◆ Aim of the exercise
If a line holds the word "water", copy it from the entries.

◆ Available data
◇ ◇ ◇ ◇ ◇

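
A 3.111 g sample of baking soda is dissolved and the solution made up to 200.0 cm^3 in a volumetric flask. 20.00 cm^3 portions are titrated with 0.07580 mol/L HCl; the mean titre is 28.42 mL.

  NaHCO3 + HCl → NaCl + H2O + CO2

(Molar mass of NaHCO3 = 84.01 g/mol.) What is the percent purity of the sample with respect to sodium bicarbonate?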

◇ ◇ ◇ ◇ ◇

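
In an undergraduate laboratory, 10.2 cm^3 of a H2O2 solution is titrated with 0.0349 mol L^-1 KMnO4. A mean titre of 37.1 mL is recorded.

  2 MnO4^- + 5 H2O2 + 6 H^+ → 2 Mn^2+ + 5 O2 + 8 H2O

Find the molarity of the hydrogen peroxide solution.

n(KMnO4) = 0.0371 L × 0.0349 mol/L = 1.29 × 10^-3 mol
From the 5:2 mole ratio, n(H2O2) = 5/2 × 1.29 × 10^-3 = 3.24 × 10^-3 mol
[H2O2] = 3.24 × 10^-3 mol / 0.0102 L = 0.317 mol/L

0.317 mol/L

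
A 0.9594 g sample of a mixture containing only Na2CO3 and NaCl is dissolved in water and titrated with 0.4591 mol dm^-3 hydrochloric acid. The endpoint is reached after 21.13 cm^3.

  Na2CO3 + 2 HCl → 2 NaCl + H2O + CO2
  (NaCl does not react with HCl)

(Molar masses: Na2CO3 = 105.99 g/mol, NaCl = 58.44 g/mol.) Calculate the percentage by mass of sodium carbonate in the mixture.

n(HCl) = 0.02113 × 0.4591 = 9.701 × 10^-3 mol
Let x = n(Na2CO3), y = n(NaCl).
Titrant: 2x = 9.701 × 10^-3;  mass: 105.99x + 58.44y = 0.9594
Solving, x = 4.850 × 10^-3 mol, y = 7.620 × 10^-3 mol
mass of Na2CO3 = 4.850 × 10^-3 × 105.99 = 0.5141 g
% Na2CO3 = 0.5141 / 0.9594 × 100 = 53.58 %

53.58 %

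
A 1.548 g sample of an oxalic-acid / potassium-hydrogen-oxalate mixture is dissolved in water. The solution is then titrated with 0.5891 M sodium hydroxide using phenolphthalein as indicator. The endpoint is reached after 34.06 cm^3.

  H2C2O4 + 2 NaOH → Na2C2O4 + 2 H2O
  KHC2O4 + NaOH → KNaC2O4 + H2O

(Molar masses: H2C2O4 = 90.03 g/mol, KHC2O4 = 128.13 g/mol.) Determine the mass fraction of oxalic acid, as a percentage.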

◇ ◇ ◇ ◇ ◇

◆ Result
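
A 0.9594 g sample of a mixture containing only Na2CO3 and NaCl is dissolved in water and titrated with 0.4591 mol dm^-3 hydrochloric acid. The endpoint is reached after 21.13 cm^3.
A 1.548 g sample of an oxalic-acid / potassium-hydrogen-oxalate mixture is dissolved in water. The solution is then titrated with 0.5891 M sodium hydroxide using phenolphthalein as indicator. The endpoint is reached after 34.06 cm^3.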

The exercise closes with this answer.